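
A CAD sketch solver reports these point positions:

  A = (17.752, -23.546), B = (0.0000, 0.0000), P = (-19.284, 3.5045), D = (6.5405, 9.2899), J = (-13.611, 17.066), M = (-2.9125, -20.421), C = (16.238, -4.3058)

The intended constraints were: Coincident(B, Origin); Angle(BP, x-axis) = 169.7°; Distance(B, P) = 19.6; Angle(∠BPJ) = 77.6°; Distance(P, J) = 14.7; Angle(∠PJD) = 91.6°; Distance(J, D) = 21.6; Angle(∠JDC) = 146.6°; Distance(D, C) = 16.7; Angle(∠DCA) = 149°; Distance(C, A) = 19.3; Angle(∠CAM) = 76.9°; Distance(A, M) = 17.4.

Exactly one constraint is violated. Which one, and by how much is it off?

Distance(A, M) = 17.4 — off by 3.50.

B = (0.00, 0.00) ✓; BP at 169.7° ✓; |BP| = 19.60 ✓; ∠BPJ = 77.60° ✓; |PJ| = 14.70 ✓; ∠PJD = 91.60° ✓; |JD| = 21.60 ✓; ∠JDC = 146.6° ✓; |DC| = 16.70 ✓; ∠DCA = 149.0° ✓; |CA| = 19.30 ✓; ∠CAM = 76.90° ✓; |AM| = 20.90 ✗.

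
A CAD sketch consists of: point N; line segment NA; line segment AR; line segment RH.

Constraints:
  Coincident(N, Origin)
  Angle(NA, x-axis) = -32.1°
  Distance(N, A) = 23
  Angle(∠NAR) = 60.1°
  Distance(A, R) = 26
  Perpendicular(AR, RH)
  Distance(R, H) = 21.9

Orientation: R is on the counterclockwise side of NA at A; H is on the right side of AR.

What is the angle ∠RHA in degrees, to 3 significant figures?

49.9°

N is at the origin; NA runs at -32.1° with length 23.0, so A = 23.0·(cos -32.1°, sin -32.1°) = (19.5, -12.2). ∠NAR = 60.1°, so AR runs at -32.1° + (180° − 60.1°) = 87.8° from the x-axis; with |AR| = 26.0, R = A + 26.0·(cos 87.8°, sin 87.8°) = (20.5, 13.8). AR ⟂ RH; with |RH| = 21.9 on the right of AR, H = R + 21.9·(0.999, -0.0384) = (42.4, 12.9). Then cos ∠RHA = HR·HA / (|HR||HA|), giving 49.9°.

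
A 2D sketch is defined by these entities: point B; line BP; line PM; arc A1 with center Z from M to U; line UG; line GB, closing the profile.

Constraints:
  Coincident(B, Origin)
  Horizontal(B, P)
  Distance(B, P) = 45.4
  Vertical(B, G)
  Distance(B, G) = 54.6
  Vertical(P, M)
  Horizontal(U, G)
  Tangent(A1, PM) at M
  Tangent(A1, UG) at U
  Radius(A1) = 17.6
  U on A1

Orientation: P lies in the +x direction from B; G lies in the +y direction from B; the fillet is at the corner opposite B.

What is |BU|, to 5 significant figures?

61.270

The virtual corner opposite B is at (45.400, 54.600). Tangency of A1 to PM means the radius ZM is perpendicular to PM and tangency of A1 to UG means the radius ZU is perpendicular to UG, with radius 17.6, so the center Z sits 17.6 in from both sides at Z = (27.800, 37.000). That places the tangent points at M = (45.400, 37.000) on PM and U = (27.800, 54.600) on UG. Then |BU| = |U − B| = 61.270.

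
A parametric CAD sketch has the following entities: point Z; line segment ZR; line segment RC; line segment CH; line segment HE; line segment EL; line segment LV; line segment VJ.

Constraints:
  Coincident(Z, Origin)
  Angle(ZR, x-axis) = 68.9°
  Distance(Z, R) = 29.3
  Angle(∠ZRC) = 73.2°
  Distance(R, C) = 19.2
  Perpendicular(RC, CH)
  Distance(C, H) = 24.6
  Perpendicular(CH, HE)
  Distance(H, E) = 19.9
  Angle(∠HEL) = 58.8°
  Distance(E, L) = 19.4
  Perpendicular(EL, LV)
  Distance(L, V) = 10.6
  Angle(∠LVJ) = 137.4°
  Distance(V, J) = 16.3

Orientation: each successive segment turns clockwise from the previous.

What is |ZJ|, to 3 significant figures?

14.5

EL ⟂ LV, so LV runs at -69.1°; with |LV| = 10.6, V = (16.8, 5.37). ∠LVJ = 137.4° gives VJ at -112° from the x-axis; with |VJ| = 16.3, J = (10.8, -9.77). Then |ZJ| = |J − Z| = 14.5.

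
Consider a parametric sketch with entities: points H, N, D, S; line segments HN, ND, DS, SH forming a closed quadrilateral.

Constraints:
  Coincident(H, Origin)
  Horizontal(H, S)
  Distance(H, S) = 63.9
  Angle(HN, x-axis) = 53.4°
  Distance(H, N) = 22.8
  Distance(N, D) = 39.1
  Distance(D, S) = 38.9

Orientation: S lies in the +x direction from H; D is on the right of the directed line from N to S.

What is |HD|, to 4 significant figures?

34.06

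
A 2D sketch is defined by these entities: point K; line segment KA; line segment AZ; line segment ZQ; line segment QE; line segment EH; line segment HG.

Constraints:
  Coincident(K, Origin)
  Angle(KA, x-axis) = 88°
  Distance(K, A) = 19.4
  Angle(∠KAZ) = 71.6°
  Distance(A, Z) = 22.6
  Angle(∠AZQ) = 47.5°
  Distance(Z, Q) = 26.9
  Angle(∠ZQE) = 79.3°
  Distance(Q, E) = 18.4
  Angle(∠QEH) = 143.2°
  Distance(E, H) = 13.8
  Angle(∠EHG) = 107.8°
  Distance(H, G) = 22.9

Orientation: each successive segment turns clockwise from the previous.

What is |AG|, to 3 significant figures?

21.9

K is at the origin; KA runs at 88.0° with length 19.4, so A = (0.677, 19.4). ∠KAZ = 71.6° gives AZ at -20.4° from the x-axis; with |AZ| = 22.6, Z = (21.9, 11.5). ∠AZQ = 47.5° gives ZQ at -153° from the x-axis; with |ZQ| = 26.9, Q = (-2.09, -0.744). ∠ZQE = 79.3° gives QE at 106° from the x-axis; with |QE| = 18.4, E = (-7.28, 16.9). ∠QEH = 143.2° gives EH at 69.6° from the x-axis; with |EH| = 13.8, H = (-2.47, 29.8). ∠EHG = 107.8° gives HG at -2.60° from the x-axis; with |HG| = 22.9, G = (20.4, 28.8). Then |AG| = |G − A| = 21.9.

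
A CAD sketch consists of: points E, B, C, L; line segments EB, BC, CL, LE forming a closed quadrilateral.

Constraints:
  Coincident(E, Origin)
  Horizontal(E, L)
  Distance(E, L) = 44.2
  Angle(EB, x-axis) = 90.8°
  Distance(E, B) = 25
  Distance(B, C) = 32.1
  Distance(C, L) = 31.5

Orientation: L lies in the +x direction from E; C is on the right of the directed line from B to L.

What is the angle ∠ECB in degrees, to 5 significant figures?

47.521°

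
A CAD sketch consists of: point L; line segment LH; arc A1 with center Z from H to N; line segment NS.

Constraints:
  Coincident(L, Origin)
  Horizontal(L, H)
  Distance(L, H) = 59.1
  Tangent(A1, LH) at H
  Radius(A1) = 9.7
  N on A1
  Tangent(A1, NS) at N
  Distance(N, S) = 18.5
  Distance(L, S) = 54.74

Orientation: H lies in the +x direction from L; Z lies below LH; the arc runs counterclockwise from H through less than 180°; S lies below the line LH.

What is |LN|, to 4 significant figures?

50.21

Checks: |ZN| = 9.700 ✓; ∠(ZN, NS) = 90.00° ✓; |NS| = 18.50 ✓; |LS| = 54.74 ✓.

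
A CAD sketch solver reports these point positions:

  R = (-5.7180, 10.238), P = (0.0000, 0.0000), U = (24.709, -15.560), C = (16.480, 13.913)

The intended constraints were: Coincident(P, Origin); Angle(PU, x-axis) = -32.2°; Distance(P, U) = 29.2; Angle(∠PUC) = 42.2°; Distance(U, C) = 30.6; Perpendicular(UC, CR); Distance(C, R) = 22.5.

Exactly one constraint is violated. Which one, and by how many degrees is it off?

Perpendicular(UC, CR) — off by 6.20°.

P = (0.00, 0.00) ✓; PU at -32.20° ✓; |PU| = 29.20 ✓; ∠PUC = 42.20° ✓; |UC| = 30.60 ✓; ∠(UC, CR) = 83.80° ✗; |CR| = 22.50 ✓.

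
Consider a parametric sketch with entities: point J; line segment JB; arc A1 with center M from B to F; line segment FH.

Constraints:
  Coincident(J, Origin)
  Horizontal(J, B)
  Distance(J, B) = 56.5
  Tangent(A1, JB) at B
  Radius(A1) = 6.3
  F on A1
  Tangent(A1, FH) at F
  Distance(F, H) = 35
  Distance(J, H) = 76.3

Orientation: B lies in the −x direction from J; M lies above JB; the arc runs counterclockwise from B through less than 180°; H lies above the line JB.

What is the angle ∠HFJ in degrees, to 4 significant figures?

122.8°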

—————

_Problem details_:
Give again, unchanged, the lines running from the top of the material above through the line that has "Orientation: R is", and nothing more.

_Expected answer_:
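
A CAD sketch solver reports these point positions:

  A = (17.752, -23.546), B = (0.0000, 0.0000), P = (-19.284, 3.5045), D = (6.5405, 9.2899), J = (-13.611, 17.066), M = (-2.9125, -20.421), C = (16.238, -4.3058)

The intended constraints were: Coincident(B, Origin); Angle(BP, x-axis) = 169.7°; Distance(B, P) = 19.6; Angle(∠BPJ) = 77.6°; Distance(P, J) = 14.7; Angle(∠PJD) = 91.6°; Distance(J, D) = 21.6; Angle(∠JDC) = 146.6°; Distance(D, C) = 16.7; Angle(∠DCA) = 149°; Distance(C, A) = 19.3; Angle(∠CAM) = 76.9°; Distance(A, M) = 17.4.

Exactly one constraint is violated. Which one, and by how much is it off?

Distance(A, M) = 17.4 — off by 3.50.

B = (0.00, 0.00) ✓; BP at 169.7° ✓; |BP| = 19.60 ✓; ∠BPJ = 77.60° ✓; |PJ| = 14.70 ✓; ∠PJD = 91.60° ✓; |JD| = 21.60 ✓; ∠JDC = 146.6° ✓; |DC| = 16.70 ✓; ∠DCA = 149.0° ✓; |CA| = 19.30 ✓; ∠CAM = 76.90° ✓; |AM| = 20.90 ✗.

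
A CAD sketch consists of: point N; line segment NA; line segment AR; line segment RH.

Constraints:
  Coincident(N, Origin)
  Angle(NA, x-axis) = -32.1°
  Distance(N, A) = 23
  Angle(∠NAR) = 60.1°
  Distance(A, R) = 26
  Perpendicular(AR, RH)
  Distance(R, H) = 21.9

Orientation: R is on the counterclockwise side of NA at A; H is on the right side of AR.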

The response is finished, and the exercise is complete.